Segment Start: Material provided

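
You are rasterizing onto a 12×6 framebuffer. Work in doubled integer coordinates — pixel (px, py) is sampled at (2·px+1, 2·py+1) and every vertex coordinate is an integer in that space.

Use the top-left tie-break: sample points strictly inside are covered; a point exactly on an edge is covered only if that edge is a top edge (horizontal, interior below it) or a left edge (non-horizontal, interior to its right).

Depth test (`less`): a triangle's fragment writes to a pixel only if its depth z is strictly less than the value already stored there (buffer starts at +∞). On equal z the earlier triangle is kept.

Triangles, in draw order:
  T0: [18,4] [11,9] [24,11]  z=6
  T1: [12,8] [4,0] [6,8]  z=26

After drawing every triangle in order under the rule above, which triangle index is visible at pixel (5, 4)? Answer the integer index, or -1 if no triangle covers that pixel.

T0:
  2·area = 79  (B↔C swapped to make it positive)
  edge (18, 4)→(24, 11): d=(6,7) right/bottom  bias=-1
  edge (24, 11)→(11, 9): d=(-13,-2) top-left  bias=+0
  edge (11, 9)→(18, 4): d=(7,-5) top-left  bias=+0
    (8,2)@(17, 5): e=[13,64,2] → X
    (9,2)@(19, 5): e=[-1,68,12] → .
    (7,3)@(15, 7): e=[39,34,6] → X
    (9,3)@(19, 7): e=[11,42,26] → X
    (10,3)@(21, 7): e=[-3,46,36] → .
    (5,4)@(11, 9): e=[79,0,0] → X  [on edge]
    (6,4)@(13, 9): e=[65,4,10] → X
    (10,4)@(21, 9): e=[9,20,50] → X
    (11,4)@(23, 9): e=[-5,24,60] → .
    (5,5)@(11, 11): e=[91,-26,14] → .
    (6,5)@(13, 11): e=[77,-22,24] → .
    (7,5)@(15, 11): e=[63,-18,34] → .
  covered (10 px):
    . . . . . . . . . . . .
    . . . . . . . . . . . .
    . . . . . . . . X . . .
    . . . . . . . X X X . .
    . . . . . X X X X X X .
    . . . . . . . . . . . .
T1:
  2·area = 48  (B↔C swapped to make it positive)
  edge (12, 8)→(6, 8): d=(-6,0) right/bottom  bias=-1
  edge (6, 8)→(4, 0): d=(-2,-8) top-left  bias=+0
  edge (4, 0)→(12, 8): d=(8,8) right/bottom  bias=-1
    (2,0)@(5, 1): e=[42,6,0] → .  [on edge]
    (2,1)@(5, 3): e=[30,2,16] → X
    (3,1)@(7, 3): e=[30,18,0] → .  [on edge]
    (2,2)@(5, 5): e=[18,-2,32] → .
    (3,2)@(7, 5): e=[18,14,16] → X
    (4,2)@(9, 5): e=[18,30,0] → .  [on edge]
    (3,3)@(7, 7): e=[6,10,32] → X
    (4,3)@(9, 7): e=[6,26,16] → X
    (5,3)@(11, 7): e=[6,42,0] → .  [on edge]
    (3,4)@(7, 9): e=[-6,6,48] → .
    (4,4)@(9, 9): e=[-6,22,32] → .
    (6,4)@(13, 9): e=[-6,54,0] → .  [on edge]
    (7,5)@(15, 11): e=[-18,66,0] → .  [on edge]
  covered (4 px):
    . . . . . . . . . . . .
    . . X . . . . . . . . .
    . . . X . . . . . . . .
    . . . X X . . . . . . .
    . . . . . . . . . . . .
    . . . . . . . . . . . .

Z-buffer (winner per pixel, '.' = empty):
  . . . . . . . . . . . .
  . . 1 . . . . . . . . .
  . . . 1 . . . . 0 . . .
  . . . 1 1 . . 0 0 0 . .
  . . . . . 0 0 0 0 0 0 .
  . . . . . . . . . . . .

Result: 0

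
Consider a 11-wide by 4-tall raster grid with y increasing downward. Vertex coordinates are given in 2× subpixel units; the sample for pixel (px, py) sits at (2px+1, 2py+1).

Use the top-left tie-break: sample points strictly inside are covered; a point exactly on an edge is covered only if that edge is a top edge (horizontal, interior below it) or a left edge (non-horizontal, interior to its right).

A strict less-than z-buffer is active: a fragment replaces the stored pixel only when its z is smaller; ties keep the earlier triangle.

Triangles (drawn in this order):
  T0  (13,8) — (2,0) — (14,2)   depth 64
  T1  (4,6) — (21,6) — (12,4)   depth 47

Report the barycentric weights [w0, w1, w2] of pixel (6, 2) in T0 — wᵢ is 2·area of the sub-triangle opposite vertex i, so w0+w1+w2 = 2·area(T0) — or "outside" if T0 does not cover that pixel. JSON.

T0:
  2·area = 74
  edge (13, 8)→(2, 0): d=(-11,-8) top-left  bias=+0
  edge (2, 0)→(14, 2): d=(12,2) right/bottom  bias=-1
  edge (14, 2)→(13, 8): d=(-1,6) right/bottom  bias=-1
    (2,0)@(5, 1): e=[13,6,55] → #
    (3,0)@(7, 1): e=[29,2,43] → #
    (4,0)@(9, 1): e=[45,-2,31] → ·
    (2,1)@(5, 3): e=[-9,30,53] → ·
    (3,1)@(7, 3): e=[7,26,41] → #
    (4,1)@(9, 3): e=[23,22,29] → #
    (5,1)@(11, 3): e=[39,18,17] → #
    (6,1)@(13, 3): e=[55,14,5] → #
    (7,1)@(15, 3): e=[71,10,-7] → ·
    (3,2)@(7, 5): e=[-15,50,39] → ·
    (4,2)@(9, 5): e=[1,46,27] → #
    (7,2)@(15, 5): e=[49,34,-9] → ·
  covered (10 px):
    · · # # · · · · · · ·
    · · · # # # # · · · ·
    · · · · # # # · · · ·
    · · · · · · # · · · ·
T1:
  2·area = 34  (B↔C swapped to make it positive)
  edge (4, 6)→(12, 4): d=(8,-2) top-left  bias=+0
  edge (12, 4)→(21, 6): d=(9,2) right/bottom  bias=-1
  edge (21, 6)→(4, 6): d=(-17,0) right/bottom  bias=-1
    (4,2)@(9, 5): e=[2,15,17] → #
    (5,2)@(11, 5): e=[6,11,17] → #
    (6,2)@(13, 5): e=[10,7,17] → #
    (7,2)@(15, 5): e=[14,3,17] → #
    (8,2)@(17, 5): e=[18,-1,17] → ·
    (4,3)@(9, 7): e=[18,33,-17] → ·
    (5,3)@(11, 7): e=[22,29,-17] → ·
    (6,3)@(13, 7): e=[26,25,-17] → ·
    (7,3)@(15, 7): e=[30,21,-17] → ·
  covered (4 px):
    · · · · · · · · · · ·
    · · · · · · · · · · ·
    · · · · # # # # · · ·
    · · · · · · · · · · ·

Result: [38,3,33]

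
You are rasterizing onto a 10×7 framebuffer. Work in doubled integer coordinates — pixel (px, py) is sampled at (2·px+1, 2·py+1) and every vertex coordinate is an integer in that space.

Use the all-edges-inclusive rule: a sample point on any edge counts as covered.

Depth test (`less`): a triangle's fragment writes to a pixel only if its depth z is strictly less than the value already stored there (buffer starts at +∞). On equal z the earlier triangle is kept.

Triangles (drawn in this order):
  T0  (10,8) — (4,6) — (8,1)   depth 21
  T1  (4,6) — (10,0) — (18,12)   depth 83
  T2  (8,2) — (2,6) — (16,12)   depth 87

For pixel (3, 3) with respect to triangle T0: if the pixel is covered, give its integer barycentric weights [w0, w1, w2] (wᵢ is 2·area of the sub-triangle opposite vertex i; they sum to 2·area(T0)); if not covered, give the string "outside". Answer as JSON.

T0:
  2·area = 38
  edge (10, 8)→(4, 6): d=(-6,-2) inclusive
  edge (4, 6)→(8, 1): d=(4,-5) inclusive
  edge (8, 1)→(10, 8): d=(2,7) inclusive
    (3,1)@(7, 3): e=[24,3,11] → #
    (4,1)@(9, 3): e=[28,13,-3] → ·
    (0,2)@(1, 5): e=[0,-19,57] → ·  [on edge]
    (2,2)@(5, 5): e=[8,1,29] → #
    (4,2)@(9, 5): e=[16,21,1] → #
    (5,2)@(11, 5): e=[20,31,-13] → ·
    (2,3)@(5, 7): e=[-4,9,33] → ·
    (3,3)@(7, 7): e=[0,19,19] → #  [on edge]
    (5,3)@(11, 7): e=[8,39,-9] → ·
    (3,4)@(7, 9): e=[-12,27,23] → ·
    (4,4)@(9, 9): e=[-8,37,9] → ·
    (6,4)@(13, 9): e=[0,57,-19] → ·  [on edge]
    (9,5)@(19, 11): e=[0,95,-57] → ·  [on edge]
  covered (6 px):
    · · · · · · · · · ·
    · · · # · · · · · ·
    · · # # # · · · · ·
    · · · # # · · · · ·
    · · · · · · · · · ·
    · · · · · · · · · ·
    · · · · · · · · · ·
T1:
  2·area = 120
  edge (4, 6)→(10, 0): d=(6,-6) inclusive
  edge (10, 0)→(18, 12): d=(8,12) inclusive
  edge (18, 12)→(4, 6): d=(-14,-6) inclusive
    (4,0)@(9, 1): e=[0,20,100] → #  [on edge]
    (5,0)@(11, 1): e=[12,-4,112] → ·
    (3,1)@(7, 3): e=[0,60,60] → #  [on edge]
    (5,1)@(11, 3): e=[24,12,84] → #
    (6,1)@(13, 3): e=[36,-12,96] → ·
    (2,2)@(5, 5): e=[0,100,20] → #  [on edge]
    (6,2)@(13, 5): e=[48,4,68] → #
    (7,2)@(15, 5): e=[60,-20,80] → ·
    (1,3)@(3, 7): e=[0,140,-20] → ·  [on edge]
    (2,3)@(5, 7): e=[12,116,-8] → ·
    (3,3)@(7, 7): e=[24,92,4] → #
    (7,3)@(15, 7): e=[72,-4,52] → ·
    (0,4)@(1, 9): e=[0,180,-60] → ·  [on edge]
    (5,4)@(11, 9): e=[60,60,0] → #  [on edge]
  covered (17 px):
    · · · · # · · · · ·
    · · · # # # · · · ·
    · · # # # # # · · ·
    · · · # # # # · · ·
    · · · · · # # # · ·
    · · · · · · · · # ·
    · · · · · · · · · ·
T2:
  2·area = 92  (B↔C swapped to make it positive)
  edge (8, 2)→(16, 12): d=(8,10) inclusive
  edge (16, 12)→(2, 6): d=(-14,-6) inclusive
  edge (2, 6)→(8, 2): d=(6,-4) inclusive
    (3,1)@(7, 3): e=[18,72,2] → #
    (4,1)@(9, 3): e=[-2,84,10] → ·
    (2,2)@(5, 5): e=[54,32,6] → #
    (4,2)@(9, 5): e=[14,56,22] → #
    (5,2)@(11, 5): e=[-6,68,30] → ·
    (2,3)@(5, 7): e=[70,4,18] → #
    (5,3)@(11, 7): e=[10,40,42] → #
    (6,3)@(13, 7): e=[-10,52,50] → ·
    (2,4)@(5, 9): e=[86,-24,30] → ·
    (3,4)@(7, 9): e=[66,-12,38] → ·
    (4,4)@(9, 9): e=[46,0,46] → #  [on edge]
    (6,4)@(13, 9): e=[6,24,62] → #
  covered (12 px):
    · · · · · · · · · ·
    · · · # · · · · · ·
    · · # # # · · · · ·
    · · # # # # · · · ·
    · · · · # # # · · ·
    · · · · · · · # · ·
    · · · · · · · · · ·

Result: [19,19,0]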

Segment End: Material provided

### Prompt
Repeat exactly, and only, the run of lines from the start of the material above through the line that holds "T1: [12,8] [4,0]".

### Expected answer
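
You are rasterizing onto a 12×6 framebuffer. Work in doubled integer coordinates — pixel (px, py) is sampled at (2·px+1, 2·py+1) and every vertex coordinate is an integer in that space.

Use the top-left tie-break: sample points strictly inside are covered; a point exactly on an edge is covered only if that edge is a top edge (horizontal, interior below it) or a left edge (non-horizontal, interior to its right).

Depth test (`less`): a triangle's fragment writes to a pixel only if its depth z is strictly less than the value already stored there (buffer starts at +∞). On equal z the earlier triangle is kept.

Triangles, in draw order:
  T0: [18,4] [11,9] [24,11]  z=6
  T1: [12,8] [4,0] [6,8]  z=26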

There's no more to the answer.